Saved entries:
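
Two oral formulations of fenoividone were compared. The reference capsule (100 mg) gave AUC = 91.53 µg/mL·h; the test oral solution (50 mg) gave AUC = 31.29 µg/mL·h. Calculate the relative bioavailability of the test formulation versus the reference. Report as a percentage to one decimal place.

F_rel = 68.4%

F_rel = (AUC_test/D_test) / (AUC_ref/D_ref)
      = (31.29/50) / (91.53/100)
      = 0.6258 / 0.9153 = 0.6837 = 68.37%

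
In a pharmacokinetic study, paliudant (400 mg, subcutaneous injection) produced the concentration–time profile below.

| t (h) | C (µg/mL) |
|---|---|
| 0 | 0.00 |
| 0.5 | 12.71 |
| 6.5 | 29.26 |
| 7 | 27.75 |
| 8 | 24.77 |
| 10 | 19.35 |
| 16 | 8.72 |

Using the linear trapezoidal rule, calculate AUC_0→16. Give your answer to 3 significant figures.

AUC = 298 µg/mL·h

Trapezoidal AUC_0→16:
  [0→0.5]: (0.00+12.71)/2 × 0.5 = 3.1775
  [0.5→6.5]: (12.71+29.26)/2 × 6 = 125.91
  [6.5→7]: (29.26+27.75)/2 × 0.5 = 14.2525
  [7→8]: (27.75+24.77)/2 × 1 = 26.26
  [8→10]: (24.77+19.35)/2 × 2 = 44.12
  [10→16]: (19.35+8.72)/2 × 6 = 84.21
  Sum = 297.93 µg/mL·h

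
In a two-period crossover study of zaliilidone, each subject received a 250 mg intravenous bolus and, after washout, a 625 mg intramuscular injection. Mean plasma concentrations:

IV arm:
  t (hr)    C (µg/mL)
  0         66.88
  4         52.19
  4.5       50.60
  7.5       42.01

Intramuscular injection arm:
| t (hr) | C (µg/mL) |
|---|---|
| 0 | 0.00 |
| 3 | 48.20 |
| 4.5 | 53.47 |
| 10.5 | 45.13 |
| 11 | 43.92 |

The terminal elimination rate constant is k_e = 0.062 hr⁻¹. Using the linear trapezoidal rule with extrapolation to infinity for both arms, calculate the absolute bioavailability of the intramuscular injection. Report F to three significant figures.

F = 0.435

Trapezoidal AUC_0→7.5 (IV):
  [0→4]: (66.88+52.19)/2 × 4 = 238.14
  [4→4.5]: (52.19+50.60)/2 × 0.5 = 25.6975
  [4.5→7.5]: (50.60+42.01)/2 × 3 = 138.915
  Sum = 402.7525 µg/mL·hr
IV tail: 42.01/0.062 = 677.581; AUC_iv,0→∞ = 402.7525 + 677.581 = 1080.3335 µg/mL·hr
Trapezoidal AUC_0→11 (intramuscular injection):
  [0→3]: (0.00+48.20)/2 × 3 = 72.3
  [3→4.5]: (48.20+53.47)/2 × 1.5 = 76.2525
  [4.5→10.5]: (53.47+45.13)/2 × 6 = 295.8
  [10.5→11]: (45.13+43.92)/2 × 0.5 = 22.2625
  Sum = 466.615 µg/mL·hr
intramuscular injection tail: 43.92/0.062 = 708.387; AUC_ev,0→∞ = 466.615 + 708.387 = 1175.002 µg/mL·hr
F = (AUC_ev/D_ev)/(AUC_iv/D_iv) = (1175.002/625)/(1080.3335/250) = 1.8800032/4.321334 = 0.4351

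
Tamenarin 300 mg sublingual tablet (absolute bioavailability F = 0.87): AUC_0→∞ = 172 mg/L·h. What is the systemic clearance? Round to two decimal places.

CL = F × Dose / AUC_0→∞
   = 0.87 × 300 / 172 = 1.51744 L/h

CL = 1.52 L/h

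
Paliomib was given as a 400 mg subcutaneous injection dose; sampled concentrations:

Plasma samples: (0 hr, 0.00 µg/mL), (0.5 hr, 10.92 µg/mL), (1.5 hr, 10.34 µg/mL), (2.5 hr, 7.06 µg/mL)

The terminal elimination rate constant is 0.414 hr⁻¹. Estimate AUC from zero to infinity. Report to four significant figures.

AUC = 39.11 µg/mL·hr

Trapezoidal AUC_0→2.5:
  [0→0.5]: (0.00+10.92)/2 × 0.5 = 2.73
  [0.5→1.5]: (10.92+10.34)/2 × 1 = 10.63
  [1.5→2.5]: (10.34+7.06)/2 × 1 = 8.7
  Sum = 22.06 µg/mL·hr
Extrapolated tail: C_last / k_e = 7.06 / 0.414 = 17.053
AUC_0→∞ = 22.06 + 17.053 = 39.113 µg/mL·hr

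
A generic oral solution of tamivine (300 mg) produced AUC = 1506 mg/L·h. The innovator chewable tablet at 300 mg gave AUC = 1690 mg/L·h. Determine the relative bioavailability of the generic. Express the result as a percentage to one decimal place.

F_rel = (AUC_test/D_test) / (AUC_ref/D_ref)
      = (1506/300) / (1690/300)
      = 5.02 / 5.63333 = 0.8911 = 89.11%

F_rel = 89.1%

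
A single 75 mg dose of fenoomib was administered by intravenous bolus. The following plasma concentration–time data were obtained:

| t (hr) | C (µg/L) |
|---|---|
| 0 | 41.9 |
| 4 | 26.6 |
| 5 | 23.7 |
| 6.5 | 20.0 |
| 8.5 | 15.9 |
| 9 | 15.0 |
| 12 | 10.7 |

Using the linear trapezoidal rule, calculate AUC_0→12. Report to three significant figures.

Trapezoidal AUC_0→12:
  [0→4]: (41.9+26.6)/2 × 4 = 137.0
  [4→5]: (26.6+23.7)/2 × 1 = 25.15
  [5→6.5]: (23.7+20.0)/2 × 1.5 = 32.775
  [6.5→8.5]: (20.0+15.9)/2 × 2 = 35.9
  [8.5→9]: (15.9+15.0)/2 × 0.5 = 7.725
  [9→12]: (15.0+10.7)/2 × 3 = 38.55
  Sum = 277.1 µg/L·hr

AUC = 277 µg/L·hr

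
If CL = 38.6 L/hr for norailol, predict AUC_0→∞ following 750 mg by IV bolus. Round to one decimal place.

AUC = 19.4 mg/L·hr

AUC_0→∞ = Dose_iv / CL
        = 750 / 38.6 = 19.4301 mg/L·hr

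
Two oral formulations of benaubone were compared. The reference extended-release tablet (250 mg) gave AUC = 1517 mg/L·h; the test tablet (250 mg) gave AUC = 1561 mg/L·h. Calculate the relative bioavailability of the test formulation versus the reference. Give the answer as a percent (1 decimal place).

F_rel = 102.9%

F_rel = (AUC_test/D_test) / (AUC_ref/D_ref)
      = (1561/250) / (1517/250)
      = 6.244 / 6.068 = 1.0290 = 102.90%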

### REQUIREMENT
Return each full line of the entries that contains the word "time".

### ANSWER TO THIS PROBLEM
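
In a pharmacokinetic study, paliudant (400 mg, subcutaneous injection) produced the concentration–time profile below.
A single 75 mg dose of fenoomib was administered by intravenous bolus. The following plasma concentration–time data were obtained: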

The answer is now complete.